=== Section Start ===

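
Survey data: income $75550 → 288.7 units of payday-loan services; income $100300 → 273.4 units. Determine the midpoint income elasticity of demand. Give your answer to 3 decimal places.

ΔQ = 273.4 − 288.7 = -15.3; midpoint Q̄ = (288.7 + 273.4)/2 = 281.05.
ΔI = 100300 − 75550 = 24750; midpoint Ī = (75550 + 100300)/2 = 87925.
η = (ΔQ/Q̄) ÷ (ΔI/Ī) = (-15.3/281.05) ÷ (24750/87925) = -0.193.

-0.193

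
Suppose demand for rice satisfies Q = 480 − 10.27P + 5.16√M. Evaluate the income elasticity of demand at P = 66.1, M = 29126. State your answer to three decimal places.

At P = 66.1, M = 29126: Q = 681.776.
Holding P constant, ∂Q/∂M = 5.16/(2√M) = 0.0151175.
η_M = (∂Q/∂M)·(M/Q) = 0.0151175 × (29126/681.776) = 0.646.

0.646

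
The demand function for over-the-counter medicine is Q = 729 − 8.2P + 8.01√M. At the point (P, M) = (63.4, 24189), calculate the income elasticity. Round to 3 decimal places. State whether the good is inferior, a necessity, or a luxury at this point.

0.428 (necessity)

At P = 63.4, M = 24189: Q = 1454.900.
Holding P constant, ∂Q/∂M = 8.01/(2√M) = 0.025751.
η_M = (∂Q/∂M)·(M/Q) = 0.025751 × (24189/1454.900) = 0.428.
Since 0 < η < 1, this is a necessity.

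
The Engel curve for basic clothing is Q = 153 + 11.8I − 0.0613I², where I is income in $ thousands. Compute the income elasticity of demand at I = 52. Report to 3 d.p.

At I = 52: Q = 600.8448.
dQ/dI = 11.8 − 0.1226I = 5.42480.
η = (dQ/dI)·(I/Q) = 5.42480 × (52/600.8448) = 0.469.

0.469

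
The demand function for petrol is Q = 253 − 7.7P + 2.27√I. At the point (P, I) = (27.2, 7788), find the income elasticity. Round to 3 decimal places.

0.411

At P = 27.2, I = 7788: Q = 243.887.
Holding P constant, ∂Q/∂I = 2.27/(2√I) = 0.0128612.
η_I = (∂Q/∂I)·(I/Q) = 0.0128612 × (7788/243.887) = 0.411.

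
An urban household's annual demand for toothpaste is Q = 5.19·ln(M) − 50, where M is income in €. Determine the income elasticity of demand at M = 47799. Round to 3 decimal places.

0.877

At M = 47799: Q = 5.921.
dQ/dM = 5.19/M = 0.00010858 at this income.
η = (dQ/dM)·(M/Q) = 0.00010858 × (47799/5.921) = 0.877.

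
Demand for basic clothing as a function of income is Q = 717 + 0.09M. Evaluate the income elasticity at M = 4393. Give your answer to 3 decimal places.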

=== Section End ===

Problem ::
Transcribe only the trailing portion of the entries above: the line that contains "An urban household's" and each line after it.

Solution below ::
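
An urban household's annual demand for toothpaste is Q = 5.19·ln(M) − 50, where M is income in €. Determine the income elasticity of demand at M = 47799. Round to 3 decimal places.

0.877

At M = 47799: Q = 5.921.
dQ/dM = 5.19/M = 0.00010858 at this income.
η = (dQ/dM)·(M/Q) = 0.00010858 × (47799/5.921) = 0.877.

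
Demand for basic clothing as a function of income is Q = 717 + 0.09M. Evaluate the income elasticity at M = 4393. Give your answer to 3 decimal places.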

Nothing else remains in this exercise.